=== DATA EXTRACT ===
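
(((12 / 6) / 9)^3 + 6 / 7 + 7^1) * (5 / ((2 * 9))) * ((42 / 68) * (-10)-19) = -42961570 / 780759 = -55.03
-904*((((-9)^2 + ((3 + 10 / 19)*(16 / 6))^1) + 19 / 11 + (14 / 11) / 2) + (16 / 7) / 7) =-2585545768 / 30723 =-84156.68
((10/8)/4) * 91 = 455/16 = 28.44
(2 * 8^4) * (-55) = -450560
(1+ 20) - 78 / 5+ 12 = 87 / 5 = 17.40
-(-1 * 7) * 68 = 476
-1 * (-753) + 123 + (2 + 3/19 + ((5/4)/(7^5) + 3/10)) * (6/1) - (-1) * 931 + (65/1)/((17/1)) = 99104079583/54286610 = 1825.57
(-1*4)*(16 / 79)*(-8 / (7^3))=512 / 27097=0.02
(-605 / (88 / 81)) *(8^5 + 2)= -72995175 / 4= -18248793.75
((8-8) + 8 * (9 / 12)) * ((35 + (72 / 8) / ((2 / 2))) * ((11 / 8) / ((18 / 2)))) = 121 / 3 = 40.33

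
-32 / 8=-4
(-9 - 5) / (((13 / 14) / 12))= -2352 / 13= -180.92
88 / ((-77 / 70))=-80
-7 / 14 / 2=-1 / 4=-0.25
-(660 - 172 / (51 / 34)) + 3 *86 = -862 / 3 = -287.33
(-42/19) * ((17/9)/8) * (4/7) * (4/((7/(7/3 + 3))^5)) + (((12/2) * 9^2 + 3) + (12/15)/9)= 568927683917/1163968785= 488.78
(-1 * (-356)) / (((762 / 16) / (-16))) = -45568 / 381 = -119.60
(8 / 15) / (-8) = -1 / 15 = -0.07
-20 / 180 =-1 / 9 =-0.11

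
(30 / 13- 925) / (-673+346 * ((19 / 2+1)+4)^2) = -23990 / 1873911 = -0.01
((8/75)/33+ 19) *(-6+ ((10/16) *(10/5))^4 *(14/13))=-263808097/4118400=-64.06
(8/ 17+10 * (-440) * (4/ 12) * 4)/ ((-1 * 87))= 299176/ 4437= 67.43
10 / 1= 10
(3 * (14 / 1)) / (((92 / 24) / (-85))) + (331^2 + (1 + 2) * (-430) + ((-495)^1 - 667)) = 2442087 / 23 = 106177.70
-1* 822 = -822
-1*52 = -52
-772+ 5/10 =-1543/2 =-771.50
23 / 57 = 0.40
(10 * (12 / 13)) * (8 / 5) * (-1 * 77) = -14784 / 13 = -1137.23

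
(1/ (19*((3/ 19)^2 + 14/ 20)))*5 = 950/ 2617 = 0.36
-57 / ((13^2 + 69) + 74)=-19 / 104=-0.18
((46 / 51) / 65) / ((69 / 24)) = 16 / 3315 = 0.00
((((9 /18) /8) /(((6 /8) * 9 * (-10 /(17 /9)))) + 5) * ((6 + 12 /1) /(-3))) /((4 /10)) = -48583 /648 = -74.97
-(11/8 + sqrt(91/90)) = -11/8 - sqrt(910)/30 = -2.38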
===
▸ THE PROBLEM
Repeat all the records without altering a single word.

▸ ANSWER SPACE
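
(((12 / 6) / 9)^3 + 6 / 7 + 7^1) * (5 / ((2 * 9))) * ((42 / 68) * (-10)-19) = -42961570 / 780759 = -55.03
-904*((((-9)^2 + ((3 + 10 / 19)*(16 / 6))^1) + 19 / 11 + (14 / 11) / 2) + (16 / 7) / 7) =-2585545768 / 30723 =-84156.68
((10/8)/4) * 91 = 455/16 = 28.44
(2 * 8^4) * (-55) = -450560
(1+ 20) - 78 / 5+ 12 = 87 / 5 = 17.40
-(-1 * 7) * 68 = 476
-1 * (-753) + 123 + (2 + 3/19 + ((5/4)/(7^5) + 3/10)) * (6/1) - (-1) * 931 + (65/1)/((17/1)) = 99104079583/54286610 = 1825.57
(-1*4)*(16 / 79)*(-8 / (7^3))=512 / 27097=0.02
(-605 / (88 / 81)) *(8^5 + 2)= -72995175 / 4= -18248793.75
((8-8) + 8 * (9 / 12)) * ((35 + (72 / 8) / ((2 / 2))) * ((11 / 8) / ((18 / 2)))) = 121 / 3 = 40.33

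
-32 / 8=-4
(-9 - 5) / (((13 / 14) / 12))= -2352 / 13= -180.92
88 / ((-77 / 70))=-80
-7 / 14 / 2=-1 / 4=-0.25
-(660 - 172 / (51 / 34)) + 3 *86 = -862 / 3 = -287.33
(-42/19) * ((17/9)/8) * (4/7) * (4/((7/(7/3 + 3))^5)) + (((12/2) * 9^2 + 3) + (12/15)/9)= 568927683917/1163968785= 488.78
(-1 * (-356)) / (((762 / 16) / (-16))) = -45568 / 381 = -119.60
(8 / 15) / (-8) = -1 / 15 = -0.07
-20 / 180 =-1 / 9 =-0.11

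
(30 / 13- 925) / (-673+346 * ((19 / 2+1)+4)^2) = -23990 / 1873911 = -0.01
((8/75)/33+ 19) *(-6+ ((10/16) *(10/5))^4 *(14/13))=-263808097/4118400=-64.06
(8/ 17+10 * (-440) * (4/ 12) * 4)/ ((-1 * 87))= 299176/ 4437= 67.43
10 / 1= 10
(3 * (14 / 1)) / (((92 / 24) / (-85))) + (331^2 + (1 + 2) * (-430) + ((-495)^1 - 667)) = 2442087 / 23 = 106177.70
-1* 822 = -822
-1*52 = -52
-772+ 5/10 =-1543/2 =-771.50
23 / 57 = 0.40
(10 * (12 / 13)) * (8 / 5) * (-1 * 77) = -14784 / 13 = -1137.23

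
(1/ (19*((3/ 19)^2 + 14/ 20)))*5 = 950/ 2617 = 0.36
-57 / ((13^2 + 69) + 74)=-19 / 104=-0.18
((46 / 51) / 65) / ((69 / 24)) = 16 / 3315 = 0.00
((((9 /18) /8) /(((6 /8) * 9 * (-10 /(17 /9)))) + 5) * ((6 + 12 /1) /(-3))) /((4 /10)) = -48583 /648 = -74.97
-(11/8 + sqrt(91/90)) = -11/8 - sqrt(910)/30 = -2.38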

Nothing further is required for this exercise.